[Saved data entries]

——————

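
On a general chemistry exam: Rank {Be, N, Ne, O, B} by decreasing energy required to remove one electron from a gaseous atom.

Be is in period 2, group 2; B is in period 2, group 13; N is in period 2, group 15; O is in period 2, group 16; Ne is in period 2, group 18.
Across a period the outer electron is held more tightly (higher IE₁); down a group it sits in a higher shell, more shielded, and comes off more easily.
All lie in period 2; the across-period trend (first ionization energy increases left to right) applies, with the exception below.
Note the exception: Be has a higher first ionization energy than B, contrary to the simple trend — removing B's lone 2p electron is easier than breaking Be's filled 2s².
Note the exception: N has a higher first ionization energy than O, contrary to the simple trend — pairing an electron in O's 2p⁴ costs repulsion energy, so O ionizes more easily than half-filled N (2p³).
Tabulated first ionization energy (kJ/mol): Be 900, B 801, N 1402, O 1314, Ne 2081.
So from highest to lowest: Ne > N > O > Be > B.

Ne > N > O > Be > B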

——————

_What you have to do_
Transcribe all of the data above, keeping each line exactly as it stands.

_Reply to the task_
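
On a general chemistry exam: Rank {Be, N, Ne, O, B} by decreasing energy required to remove one electron from a gaseous atom.

Be is in period 2, group 2; B is in period 2, group 13; N is in period 2, group 15; O is in period 2, group 16; Ne is in period 2, group 18.
Across a period the outer electron is held more tightly (higher IE₁); down a group it sits in a higher shell, more shielded, and comes off more easily.
All lie in period 2; the across-period trend (first ionization energy increases left to right) applies, with the exception below.
Note the exception: Be has a higher first ionization energy than B, contrary to the simple trend — removing B's lone 2p electron is easier than breaking Be's filled 2s².
Note the exception: N has a higher first ionization energy than O, contrary to the simple trend — pairing an electron in O's 2p⁴ costs repulsion energy, so O ionizes more easily than half-filled N (2p³).
Tabulated first ionization energy (kJ/mol): Be 900, B 801, N 1402, O 1314, Ne 2081.
So from highest to lowest: Ne > N > O > Be > B.

Ne > N > O > Be > B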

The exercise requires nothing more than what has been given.